*Task material*
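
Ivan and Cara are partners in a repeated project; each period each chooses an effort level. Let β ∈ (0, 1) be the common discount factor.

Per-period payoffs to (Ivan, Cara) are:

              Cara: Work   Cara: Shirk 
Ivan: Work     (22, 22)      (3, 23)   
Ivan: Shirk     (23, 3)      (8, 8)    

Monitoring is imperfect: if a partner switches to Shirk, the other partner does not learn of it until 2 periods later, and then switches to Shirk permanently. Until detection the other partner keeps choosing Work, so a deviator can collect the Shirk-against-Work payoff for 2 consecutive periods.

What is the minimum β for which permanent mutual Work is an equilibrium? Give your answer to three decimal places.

0.258

Deviating for the 2 undetected periods gains 23−22 = 1 per period over cooperation, then loses 22−8 = 14 per period forever once punishment starts.
Gain: 1(1 + β + … + β^1); loss: 14·β^2/(1−β).
No profitable deviation ⇔ 1(1−β^2) ≤ 14·β^2, i.e. β^2 ≥ 1/(1+14) = 1/15.
Hence β ≥ (1/15)^(1/2) ≈ 0.258.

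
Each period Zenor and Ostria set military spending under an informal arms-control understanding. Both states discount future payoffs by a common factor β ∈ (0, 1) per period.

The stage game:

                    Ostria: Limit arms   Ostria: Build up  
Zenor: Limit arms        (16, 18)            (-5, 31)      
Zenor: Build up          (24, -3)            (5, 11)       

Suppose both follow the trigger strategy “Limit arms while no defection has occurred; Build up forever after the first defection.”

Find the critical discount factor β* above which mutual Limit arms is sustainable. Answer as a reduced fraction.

13/20

For Zenor: deviation gain 24−16 = 8, per-period punishment loss 16−5 = 11. IC gives β ≥ 8/19.
For Ostria: gain 13, loss 7 per period, so β ≥ 13/20.
The tighter constraint is Ostria's, so cooperation needs β ≥ 13/20.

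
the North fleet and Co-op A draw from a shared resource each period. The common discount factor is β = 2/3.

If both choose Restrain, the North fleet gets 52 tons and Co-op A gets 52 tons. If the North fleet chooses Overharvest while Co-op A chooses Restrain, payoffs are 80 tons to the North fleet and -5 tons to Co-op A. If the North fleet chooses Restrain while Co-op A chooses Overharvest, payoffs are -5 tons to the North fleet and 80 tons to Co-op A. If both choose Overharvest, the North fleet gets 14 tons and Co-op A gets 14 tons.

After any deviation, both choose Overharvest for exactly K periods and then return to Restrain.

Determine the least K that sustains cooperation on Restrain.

2

No profitable deviation requires (52−14)(β+…+β^K) ≥ 80−52, i.e. β+…+β^K ≥ 14/19 ≈ 0.7368.
With β = 2/3, the partial sums are K=1: 0.6667, K=2: 1.1111.
K = 2 is the first length at which the sum reaches 0.7368.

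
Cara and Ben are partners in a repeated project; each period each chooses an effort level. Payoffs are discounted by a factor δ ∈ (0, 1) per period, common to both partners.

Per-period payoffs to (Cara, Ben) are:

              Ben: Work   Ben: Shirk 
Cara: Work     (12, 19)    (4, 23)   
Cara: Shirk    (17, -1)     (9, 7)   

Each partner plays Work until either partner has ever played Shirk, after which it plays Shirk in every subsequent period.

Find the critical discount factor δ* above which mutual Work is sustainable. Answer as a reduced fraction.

Cara's threshold: (17−12)/(17−9) = 5/8.
Ben's threshold: (23−19)/(23−7) = 1/4.
5/8 > 1/4, so Cara binds and δ* = 5/8.

5/8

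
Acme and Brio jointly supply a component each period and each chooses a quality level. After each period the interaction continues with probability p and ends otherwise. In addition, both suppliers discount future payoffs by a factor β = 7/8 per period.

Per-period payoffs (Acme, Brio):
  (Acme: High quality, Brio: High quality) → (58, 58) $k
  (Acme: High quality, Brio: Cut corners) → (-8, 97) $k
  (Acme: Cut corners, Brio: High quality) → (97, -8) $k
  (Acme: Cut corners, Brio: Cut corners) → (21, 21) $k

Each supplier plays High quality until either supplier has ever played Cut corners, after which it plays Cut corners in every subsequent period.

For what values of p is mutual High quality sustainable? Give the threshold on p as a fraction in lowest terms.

Expected continuation weight on next period's payoff is β·p = 7/8·p, which plays the role of the discount factor.
Cooperation requires 7/8·p ≥ (97−58)/(97−21) = 39/76, hence p ≥ 78/133.

78/133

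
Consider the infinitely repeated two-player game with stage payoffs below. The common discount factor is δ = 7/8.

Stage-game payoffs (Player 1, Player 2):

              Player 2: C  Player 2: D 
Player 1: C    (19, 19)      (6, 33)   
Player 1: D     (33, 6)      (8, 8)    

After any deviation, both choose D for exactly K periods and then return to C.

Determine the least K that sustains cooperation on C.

IC: δ(1−δ^K)/(1−δ) ≥ (33−19)/(19−8) = 14/11.
With δ = 7/8: need 1 − δ^K ≥ 14/11·(1−7/8)/(7/8), i.e. δ^K ≤ 0.8182.
Since (7/8)^1 = 0.8750 and (7/8)^2 = 0.7656, the smallest such K is 2.

2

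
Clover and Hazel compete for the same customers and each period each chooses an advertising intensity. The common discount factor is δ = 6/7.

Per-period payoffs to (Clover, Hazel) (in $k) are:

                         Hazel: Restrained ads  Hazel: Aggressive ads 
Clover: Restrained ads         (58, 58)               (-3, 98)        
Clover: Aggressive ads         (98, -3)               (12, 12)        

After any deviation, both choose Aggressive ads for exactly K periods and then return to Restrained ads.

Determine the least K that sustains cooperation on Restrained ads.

2

IC: δ(1−δ^K)/(1−δ) ≥ (98−58)/(58−12) = 20/23.
With δ = 6/7: need 1 − δ^K ≥ 20/23·(1−6/7)/(6/7), i.e. δ^K ≤ 0.8551.
Since (6/7)^1 = 0.8571 and (6/7)^2 = 0.7347, the smallest such K is 2.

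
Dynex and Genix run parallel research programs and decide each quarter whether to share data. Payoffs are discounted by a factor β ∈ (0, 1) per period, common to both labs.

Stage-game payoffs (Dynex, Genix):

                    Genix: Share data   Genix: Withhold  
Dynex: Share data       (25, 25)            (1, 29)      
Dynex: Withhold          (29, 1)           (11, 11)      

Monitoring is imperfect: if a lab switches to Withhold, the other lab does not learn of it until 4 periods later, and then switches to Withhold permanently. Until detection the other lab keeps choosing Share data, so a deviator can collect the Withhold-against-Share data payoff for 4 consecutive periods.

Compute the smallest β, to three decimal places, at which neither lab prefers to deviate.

Deviating for the 4 undetected periods gains 29−25 = 4 per period over cooperation, then loses 25−11 = 14 per period forever once punishment starts.
Gain: 4(1 + β + … + β^3); loss: 14·β^4/(1−β).
No profitable deviation ⇔ 4(1−β^4) ≤ 14·β^4, i.e. β^4 ≥ 4/(4+14) = 2/9.
Hence β ≥ (2/9)^(1/4) ≈ 0.687.

0.687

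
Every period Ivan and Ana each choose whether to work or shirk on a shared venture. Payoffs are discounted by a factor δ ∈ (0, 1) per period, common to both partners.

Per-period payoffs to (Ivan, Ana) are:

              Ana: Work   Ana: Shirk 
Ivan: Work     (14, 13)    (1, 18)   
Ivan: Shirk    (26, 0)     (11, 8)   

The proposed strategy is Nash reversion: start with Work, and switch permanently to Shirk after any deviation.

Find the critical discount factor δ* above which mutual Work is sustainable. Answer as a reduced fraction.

4/5

For Ivan: deviation gain 26−14 = 12, per-period punishment loss 14−11 = 3. IC gives δ ≥ 12/15 = 4/5.
For Ana: gain 5, loss 5 per period, so δ ≥ 5/10 = 1/2.
The tighter constraint is Ivan's, so cooperation needs δ ≥ 4/5.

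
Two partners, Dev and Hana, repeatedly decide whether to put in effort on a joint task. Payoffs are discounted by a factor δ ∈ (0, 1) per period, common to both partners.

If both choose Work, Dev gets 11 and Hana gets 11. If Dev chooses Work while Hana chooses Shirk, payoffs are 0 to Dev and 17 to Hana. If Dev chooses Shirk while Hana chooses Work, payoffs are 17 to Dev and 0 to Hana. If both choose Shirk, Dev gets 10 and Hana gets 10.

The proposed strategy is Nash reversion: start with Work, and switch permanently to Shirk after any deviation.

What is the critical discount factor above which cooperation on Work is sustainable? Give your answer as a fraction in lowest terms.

11/(1−δ) ≥ 17 + 10δ/(1−δ)
11 ≥ 17 − 7δ
δ ≥ 6/7.

6/7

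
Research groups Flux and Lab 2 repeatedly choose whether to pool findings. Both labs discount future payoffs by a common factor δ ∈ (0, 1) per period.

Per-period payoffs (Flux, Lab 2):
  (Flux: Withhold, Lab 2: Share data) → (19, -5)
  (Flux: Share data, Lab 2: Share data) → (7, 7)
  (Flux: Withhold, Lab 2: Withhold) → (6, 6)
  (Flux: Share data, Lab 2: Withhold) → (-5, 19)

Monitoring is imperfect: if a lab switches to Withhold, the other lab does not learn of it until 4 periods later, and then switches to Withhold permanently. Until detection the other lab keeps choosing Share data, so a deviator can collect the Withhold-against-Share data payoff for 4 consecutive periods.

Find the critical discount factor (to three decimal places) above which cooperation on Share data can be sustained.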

*What to produce*
Using the records above, say how many lines include the string "repeatedly". Only the number is wanted.

*Task answer*
2